**TASK TO COMPLETE**:
Using the string "sequence" as the key, pull each matching line out of the records below.

**DATA UNDER STUDY**:
....
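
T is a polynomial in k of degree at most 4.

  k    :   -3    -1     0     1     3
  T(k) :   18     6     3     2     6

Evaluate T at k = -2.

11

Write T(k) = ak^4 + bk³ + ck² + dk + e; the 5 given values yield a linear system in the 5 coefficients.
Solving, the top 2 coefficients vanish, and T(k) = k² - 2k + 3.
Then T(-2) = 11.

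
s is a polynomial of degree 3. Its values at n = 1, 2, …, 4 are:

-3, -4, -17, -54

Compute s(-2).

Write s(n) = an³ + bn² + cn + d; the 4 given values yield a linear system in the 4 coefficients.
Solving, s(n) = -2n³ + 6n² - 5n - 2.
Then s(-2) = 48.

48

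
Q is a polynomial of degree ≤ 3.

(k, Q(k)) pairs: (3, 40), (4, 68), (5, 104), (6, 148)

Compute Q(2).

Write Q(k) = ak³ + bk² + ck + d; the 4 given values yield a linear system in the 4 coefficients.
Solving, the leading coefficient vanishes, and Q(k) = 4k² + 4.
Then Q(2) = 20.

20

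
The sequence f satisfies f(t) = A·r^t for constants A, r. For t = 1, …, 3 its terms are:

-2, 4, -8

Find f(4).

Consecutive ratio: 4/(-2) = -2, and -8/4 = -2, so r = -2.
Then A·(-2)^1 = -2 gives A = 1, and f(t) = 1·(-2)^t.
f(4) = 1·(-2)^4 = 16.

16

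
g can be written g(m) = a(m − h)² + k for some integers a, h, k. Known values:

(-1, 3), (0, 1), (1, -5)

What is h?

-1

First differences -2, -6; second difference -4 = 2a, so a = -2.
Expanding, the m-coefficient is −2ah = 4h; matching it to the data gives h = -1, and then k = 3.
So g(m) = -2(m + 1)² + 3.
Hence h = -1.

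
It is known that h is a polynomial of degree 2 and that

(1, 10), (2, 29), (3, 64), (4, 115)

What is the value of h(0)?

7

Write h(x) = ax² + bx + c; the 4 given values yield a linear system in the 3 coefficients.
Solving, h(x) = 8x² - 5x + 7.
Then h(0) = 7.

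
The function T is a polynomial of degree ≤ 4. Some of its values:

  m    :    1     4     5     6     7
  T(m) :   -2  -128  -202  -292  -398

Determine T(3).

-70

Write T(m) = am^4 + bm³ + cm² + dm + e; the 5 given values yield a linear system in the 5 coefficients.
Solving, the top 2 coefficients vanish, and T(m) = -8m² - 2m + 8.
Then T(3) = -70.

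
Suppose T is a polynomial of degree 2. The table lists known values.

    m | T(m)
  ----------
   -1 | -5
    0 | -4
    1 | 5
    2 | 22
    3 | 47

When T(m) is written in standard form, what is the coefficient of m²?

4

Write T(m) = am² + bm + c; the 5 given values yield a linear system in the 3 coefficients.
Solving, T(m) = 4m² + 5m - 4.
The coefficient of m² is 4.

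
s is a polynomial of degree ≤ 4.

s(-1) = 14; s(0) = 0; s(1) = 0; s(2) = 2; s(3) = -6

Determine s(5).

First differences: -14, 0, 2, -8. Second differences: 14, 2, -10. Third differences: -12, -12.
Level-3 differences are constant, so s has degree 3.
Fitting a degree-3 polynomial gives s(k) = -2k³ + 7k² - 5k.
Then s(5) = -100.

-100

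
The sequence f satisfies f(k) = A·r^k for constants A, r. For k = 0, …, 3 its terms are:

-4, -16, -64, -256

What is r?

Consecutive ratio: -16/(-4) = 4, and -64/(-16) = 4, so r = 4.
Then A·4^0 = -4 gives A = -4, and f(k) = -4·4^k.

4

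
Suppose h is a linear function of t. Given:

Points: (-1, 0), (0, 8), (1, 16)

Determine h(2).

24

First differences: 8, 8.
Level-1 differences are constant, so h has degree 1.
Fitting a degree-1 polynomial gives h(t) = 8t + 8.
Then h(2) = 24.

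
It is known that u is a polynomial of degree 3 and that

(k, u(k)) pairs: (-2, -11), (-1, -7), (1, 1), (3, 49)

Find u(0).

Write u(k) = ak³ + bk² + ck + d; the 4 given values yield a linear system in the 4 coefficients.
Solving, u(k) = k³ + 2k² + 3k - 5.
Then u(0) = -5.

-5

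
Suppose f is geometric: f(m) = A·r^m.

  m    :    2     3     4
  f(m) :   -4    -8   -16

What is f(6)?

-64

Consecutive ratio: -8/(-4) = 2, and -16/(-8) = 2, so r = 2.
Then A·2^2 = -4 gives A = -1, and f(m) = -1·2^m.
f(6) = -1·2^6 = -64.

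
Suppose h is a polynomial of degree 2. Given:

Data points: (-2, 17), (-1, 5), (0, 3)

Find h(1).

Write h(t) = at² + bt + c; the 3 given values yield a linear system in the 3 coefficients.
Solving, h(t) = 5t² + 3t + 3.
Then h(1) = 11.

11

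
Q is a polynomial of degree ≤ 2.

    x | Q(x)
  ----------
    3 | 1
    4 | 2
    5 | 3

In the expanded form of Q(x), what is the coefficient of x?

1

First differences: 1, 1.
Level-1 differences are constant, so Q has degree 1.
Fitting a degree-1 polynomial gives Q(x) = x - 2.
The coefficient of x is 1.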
....
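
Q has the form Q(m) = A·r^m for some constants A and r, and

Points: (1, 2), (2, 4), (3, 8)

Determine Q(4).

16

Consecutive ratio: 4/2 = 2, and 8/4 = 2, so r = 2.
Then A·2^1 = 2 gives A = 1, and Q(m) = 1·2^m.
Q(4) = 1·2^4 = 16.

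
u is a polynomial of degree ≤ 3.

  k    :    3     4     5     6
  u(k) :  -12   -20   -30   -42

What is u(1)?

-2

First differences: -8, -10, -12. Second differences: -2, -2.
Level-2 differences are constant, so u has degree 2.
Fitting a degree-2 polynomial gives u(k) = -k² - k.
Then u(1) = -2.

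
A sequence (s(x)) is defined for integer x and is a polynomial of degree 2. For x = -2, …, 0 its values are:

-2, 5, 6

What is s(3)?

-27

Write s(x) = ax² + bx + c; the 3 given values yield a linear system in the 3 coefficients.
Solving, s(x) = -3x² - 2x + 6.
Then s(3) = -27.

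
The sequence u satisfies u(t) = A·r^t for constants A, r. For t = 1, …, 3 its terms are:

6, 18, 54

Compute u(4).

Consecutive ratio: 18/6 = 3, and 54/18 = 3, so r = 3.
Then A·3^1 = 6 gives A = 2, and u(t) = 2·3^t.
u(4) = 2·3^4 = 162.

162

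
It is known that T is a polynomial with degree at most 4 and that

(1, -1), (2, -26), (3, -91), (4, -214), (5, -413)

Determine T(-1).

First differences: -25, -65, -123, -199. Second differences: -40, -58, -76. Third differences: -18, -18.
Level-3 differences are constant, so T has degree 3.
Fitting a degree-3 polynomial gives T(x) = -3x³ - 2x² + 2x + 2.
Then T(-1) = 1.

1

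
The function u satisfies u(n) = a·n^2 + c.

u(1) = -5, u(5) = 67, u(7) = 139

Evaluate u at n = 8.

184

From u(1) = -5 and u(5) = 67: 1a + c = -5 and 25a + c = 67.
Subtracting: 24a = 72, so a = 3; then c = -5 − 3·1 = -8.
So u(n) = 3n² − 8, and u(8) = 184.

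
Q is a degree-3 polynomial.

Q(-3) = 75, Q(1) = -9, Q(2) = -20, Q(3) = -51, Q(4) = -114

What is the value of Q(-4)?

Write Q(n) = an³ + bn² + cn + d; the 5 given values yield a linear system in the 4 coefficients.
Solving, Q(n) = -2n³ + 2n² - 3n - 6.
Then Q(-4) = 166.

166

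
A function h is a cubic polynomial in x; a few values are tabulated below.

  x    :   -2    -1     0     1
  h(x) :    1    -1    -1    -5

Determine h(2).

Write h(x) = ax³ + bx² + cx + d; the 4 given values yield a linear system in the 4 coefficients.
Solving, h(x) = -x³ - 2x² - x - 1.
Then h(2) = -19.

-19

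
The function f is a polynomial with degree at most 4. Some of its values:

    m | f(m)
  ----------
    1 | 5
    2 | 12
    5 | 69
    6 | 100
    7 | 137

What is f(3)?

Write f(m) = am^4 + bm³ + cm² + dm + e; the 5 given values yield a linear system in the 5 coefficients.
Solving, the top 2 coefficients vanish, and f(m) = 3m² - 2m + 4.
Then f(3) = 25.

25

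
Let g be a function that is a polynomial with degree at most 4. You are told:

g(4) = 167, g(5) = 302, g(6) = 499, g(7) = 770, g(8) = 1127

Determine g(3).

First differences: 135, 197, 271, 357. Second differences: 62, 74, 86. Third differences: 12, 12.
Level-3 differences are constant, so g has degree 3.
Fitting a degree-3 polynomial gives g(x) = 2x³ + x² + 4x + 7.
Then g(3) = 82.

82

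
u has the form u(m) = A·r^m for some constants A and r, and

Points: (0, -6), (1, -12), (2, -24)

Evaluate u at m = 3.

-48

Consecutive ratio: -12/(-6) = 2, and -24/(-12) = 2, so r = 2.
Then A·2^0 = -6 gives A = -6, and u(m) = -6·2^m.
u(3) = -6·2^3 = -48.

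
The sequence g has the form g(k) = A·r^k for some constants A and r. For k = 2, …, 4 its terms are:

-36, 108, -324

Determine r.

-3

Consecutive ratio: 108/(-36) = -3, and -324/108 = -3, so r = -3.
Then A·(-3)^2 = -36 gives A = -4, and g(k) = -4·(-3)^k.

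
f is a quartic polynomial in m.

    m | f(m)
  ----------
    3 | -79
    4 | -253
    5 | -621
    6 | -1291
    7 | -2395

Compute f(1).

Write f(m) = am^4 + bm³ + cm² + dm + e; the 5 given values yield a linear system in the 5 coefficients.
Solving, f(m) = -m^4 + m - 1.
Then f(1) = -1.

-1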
....
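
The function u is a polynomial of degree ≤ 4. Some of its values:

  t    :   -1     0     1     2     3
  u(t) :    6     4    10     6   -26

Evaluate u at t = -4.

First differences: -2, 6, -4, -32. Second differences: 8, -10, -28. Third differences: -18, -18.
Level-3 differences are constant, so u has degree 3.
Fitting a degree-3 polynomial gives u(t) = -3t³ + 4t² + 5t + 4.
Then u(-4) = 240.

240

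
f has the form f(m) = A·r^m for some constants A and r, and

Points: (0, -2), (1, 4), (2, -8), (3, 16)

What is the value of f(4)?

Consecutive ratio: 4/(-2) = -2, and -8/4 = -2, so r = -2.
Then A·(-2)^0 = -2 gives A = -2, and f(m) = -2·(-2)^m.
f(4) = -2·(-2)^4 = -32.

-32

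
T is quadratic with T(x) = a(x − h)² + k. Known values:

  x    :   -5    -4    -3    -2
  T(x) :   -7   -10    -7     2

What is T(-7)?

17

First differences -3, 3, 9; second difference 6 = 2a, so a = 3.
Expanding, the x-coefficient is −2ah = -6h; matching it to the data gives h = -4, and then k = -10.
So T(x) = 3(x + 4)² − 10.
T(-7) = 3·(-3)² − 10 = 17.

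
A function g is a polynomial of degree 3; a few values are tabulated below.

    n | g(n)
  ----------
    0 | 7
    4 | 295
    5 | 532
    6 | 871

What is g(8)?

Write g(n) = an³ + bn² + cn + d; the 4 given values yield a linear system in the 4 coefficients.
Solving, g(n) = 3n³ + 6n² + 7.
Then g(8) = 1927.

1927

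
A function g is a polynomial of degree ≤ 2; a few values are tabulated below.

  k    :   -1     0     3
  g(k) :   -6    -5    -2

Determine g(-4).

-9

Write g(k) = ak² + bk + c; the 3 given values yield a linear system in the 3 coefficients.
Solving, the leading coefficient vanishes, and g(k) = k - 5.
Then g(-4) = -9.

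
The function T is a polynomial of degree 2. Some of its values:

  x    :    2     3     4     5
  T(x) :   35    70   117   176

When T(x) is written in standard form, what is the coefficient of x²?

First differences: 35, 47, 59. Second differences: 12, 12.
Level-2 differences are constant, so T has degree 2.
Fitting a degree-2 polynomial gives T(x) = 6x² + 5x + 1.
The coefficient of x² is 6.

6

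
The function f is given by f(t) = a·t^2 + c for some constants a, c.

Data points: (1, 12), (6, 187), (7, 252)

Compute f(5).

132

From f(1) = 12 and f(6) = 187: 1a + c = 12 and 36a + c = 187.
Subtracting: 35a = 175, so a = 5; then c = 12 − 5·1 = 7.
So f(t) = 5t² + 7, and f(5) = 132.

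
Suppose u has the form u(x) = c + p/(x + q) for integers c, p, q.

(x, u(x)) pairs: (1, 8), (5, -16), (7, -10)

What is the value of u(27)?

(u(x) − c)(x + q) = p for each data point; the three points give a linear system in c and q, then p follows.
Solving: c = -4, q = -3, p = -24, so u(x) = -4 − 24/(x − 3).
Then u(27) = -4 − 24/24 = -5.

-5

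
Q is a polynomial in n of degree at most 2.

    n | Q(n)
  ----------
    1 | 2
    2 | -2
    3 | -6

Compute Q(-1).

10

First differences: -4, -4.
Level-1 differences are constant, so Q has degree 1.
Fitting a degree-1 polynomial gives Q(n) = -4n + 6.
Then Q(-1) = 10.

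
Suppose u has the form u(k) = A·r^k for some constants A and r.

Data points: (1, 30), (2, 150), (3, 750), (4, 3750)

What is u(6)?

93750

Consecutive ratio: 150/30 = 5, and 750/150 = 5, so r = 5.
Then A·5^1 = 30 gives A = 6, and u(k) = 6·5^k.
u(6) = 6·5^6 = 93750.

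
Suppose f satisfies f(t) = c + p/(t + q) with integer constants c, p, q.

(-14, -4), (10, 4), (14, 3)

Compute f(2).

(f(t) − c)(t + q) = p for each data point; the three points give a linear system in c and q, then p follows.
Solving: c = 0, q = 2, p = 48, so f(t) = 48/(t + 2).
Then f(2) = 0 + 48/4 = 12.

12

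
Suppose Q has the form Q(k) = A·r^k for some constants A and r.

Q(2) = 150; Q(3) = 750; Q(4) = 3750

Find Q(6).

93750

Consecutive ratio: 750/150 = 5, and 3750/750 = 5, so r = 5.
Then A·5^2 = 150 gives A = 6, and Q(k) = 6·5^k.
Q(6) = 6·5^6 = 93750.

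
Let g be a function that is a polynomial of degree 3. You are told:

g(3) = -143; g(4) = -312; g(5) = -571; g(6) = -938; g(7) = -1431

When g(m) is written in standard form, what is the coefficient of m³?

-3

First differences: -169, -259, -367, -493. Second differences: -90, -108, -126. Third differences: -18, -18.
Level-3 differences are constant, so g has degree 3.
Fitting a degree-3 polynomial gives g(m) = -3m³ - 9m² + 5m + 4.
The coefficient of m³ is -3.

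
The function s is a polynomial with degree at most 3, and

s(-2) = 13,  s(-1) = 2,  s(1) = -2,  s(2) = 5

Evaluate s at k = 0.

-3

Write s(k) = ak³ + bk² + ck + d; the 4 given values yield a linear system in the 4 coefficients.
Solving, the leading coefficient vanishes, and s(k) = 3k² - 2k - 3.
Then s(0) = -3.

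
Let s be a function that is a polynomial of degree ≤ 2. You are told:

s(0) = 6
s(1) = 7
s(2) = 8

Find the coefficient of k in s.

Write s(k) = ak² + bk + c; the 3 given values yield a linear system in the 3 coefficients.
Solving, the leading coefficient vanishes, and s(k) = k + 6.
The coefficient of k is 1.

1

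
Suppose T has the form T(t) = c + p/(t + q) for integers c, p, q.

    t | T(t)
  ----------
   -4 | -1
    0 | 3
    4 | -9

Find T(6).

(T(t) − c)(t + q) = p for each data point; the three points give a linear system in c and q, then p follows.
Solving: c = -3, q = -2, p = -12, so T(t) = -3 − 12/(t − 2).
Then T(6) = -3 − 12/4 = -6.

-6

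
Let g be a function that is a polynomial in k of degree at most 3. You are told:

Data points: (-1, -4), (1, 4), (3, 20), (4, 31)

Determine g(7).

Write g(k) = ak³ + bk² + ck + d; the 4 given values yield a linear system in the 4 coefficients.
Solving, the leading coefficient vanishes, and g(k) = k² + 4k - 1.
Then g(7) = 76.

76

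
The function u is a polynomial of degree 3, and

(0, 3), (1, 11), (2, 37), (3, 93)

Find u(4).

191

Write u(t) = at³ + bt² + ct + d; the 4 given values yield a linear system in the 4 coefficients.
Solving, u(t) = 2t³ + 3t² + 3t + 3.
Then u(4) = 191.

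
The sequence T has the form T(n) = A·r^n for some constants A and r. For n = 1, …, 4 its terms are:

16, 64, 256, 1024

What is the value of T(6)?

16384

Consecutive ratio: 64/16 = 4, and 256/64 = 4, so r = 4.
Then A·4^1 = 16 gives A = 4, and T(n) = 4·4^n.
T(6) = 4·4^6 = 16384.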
....
**EXERCISE RESPONSE**:
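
The sequence f satisfies f(t) = A·r^t for constants A, r. For t = 1, …, 3 its terms are:
The sequence f satisfies f(k) = A·r^k for constants A, r. For k = 0, …, 3 its terms are:
A sequence (s(x)) is defined for integer x and is a polynomial of degree 2. For x = -2, …, 0 its values are:
The sequence u satisfies u(t) = A·r^t for constants A, r. For t = 1, …, 3 its terms are:
The sequence g has the form g(k) = A·r^k for some constants A and r. For k = 2, …, 4 its terms are:
The sequence T has the form T(n) = A·r^n for some constants A and r. For n = 1, …, 4 its terms are: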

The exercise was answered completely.